[Task item]: Could you print the entries below exactly, starting at the line that contains "The annual station-keeping" and stopping after the last one?

○ ○ ○ ○ ○ ○ ○

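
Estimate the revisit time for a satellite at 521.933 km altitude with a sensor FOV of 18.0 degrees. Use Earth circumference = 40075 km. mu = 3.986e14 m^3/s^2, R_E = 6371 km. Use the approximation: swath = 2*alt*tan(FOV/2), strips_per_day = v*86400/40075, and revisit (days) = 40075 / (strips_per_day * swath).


swath = 2*521.933*tan(0.1570796) = 165.3321 km
v = sqrt(mu/r) = 7604.4292 m/s = 7.6044 km/s
strips/day = v*86400/40075 = 7.6044*86400/40075 = 16.3948
coverage/day = strips * swath = 16.3948 * 165.3321 = 2710.5917 km
revisit = 40075 / 2710.5917 = 14.7846 days

14.7846 days


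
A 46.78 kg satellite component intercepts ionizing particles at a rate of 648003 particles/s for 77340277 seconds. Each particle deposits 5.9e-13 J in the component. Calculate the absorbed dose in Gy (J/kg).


Total energy deposited = rate * time * E_per
  = 648003 * 77340277 * 5.9e-13 = 29.5689 J
Dose = E_total / mass = 29.5689 / 46.78
Dose = 0.6320836 Gy

0.6321 Gy


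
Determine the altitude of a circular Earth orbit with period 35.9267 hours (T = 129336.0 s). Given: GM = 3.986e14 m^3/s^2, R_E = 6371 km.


T = 129336.0 s
r = (mu*T^2/(4*pi^2))^(1/3) = (3.986e14 * 129336.0^2 / (4*pi^2))^(1/3)
r = 5.5276279e+07 m = 55276.2793 km
alt = r - R_E = 55276.2793 - 6371 = 48905.2793 km

48905.2793 km


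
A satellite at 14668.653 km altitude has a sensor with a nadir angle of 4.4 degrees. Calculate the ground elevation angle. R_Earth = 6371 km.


r = R_E + alt = 21039.6530 km
Law of sines in the satellite / Earth-center / ground-point triangle:
  sin(nadir)/R_E = sin(90 + el)/r  =>  cos(el) = (r/R_E)*sin(nadir)
cos(el) = (21039.6530 / 6371.0000) * sin(4.4 deg) = 0.2533577
el = arccos(0.2533577) = 75.3237 deg
(Earth-central angle = 90 - nadir - el = 10.2763 deg)

75.3237 degrees


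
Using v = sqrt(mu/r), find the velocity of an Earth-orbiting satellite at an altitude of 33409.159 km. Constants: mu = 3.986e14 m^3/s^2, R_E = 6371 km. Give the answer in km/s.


r = R_E + alt = 6371.0 + 33409.159 = 39780.1590 km = 3.9780159e+07 m
v = sqrt(mu/r) = sqrt(3.986e14 / 3.9780159e+07) = 3165.4495 m/s = 3.1654 km/s

3.1654 km/s


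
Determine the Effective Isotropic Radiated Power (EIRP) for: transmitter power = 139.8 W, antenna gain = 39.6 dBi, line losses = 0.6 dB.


Pt = 139.8 W = 21.4551 dBW
EIRP = Pt_dBW + Gt - losses = 21.4551 + 39.6 - 0.6 = 60.4551 dBW

60.4551 dBW


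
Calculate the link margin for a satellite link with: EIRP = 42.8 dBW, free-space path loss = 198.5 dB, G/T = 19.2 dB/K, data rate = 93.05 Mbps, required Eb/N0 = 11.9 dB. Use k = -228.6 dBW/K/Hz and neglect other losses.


C/N0 = EIRP - FSPL + G/T - k = 42.8 - 198.5 + 19.2 - (-228.6)
C/N0 = 92.1000 dB-Hz
R_b = 93.05 Mbps = 9.305e+07 bps -> 10*log10(R_b) = 79.6872 dB-Hz
Eb/N0 = C/N0 - 10*log10(R_b) = 92.1000 - 79.6872 = 12.4128 dB
Margin = Eb/N0 - Eb/N0_req = 12.4128 - 11.9 = 0.5128362 dB (link closes)

0.5128 dB


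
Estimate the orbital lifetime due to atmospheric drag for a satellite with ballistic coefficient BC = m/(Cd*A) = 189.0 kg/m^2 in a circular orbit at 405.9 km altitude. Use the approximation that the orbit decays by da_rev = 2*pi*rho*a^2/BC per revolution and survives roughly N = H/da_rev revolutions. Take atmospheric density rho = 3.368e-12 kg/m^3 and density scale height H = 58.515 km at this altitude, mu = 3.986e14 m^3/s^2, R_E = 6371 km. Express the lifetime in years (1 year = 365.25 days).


a = R_E + alt = 6776.9000 km = 6.7769e+06 m
da_rev = 2*pi*rho*a^2/BC = 2*pi*3.368e-12*(6.7769e+06)^2/189.0 = 5.142240 m per revolution
N = H/da_rev = 58515.0000 m / 5.142240 m = 11379.2832 revolutions
P = 2*pi*sqrt(a^3/mu) = 5552.1071 s
lifetime = N*P = 11379.2832 * 5552.1071 = 6.3179e+07 s = 731.2384 days
years = 731.2384 / 365.25 = 2.0020 years

2.0020 years


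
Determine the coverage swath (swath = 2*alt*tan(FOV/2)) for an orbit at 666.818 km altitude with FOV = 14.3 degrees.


FOV = 14.3 deg = 0.2495821 rad
swath = 2 * alt * tan(FOV/2) = 2 * 666.818 * tan(0.124791)
swath = 2 * 666.818 * 0.1254429
swath = 167.2951 km

167.2951 km


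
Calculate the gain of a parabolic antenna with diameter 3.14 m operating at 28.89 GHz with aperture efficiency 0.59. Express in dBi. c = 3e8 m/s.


lambda = c/f = 3e8 / 2.889e+10 = 0.01038422 m
G = eta*(pi*D/lambda)^2 = 0.59*(pi*3.14/0.01038422)^2
G = 532431.3601 (linear)
G = 10*log10(532431.3601) = 57.2626 dBi

57.2626 dBi


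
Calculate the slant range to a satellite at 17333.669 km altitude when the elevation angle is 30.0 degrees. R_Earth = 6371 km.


h = 17333.669 km, el = 30.0 deg
d = -R_E*sin(el) + sqrt((R_E*sin(el))^2 + 2*R_E*h + h^2)
d = -6371.0000*sin(0.5235988) + sqrt((6371.0000*0.5000)^2 + 2*6371.0000*17333.669 + 17333.669^2)
d = 19868.1136 km

19868.1136 km


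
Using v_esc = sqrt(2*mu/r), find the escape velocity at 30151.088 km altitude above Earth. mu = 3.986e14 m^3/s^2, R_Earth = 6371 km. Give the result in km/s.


r = 6371.0 + 30151.088 = 36522.0880 km = 3.6522088e+07 m
v_esc = sqrt(2*mu/r) = sqrt(2*3.986e14 / 3.6522088e+07)
v_esc = 4672.0324 m/s = 4.6720 km/s

4.6720 km/s


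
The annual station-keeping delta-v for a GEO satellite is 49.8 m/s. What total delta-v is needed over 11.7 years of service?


dV = rate * years = 49.8 * 11.7
dV = 582.6600 m/s

582.6600 m/s


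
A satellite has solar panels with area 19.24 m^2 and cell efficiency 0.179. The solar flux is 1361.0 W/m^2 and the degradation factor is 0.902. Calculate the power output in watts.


P = area * eta * S * degradation
P = 19.24 * 0.179 * 1361.0 * 0.902
P = 4227.8811 W

4227.8811 W


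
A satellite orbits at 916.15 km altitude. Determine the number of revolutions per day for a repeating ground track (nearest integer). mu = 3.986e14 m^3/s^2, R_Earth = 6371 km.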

○ ○ ○ ○ ○ ○ ○

[Written reply]:
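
The annual station-keeping delta-v for a GEO satellite is 49.8 m/s. What total delta-v is needed over 11.7 years of service?


dV = rate * years = 49.8 * 11.7
dV = 582.6600 m/s

582.6600 m/s


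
A satellite has solar panels with area 19.24 m^2 and cell efficiency 0.179. The solar flux is 1361.0 W/m^2 and the degradation factor is 0.902. Calculate the power output in watts.


P = area * eta * S * degradation
P = 19.24 * 0.179 * 1361.0 * 0.902
P = 4227.8811 W

4227.8811 W


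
A satellite orbits at 916.15 km altitude. Determine the number of revolutions per day for a repeating ground track (nearest integer). mu = 3.986e14 m^3/s^2, R_Earth = 6371 km.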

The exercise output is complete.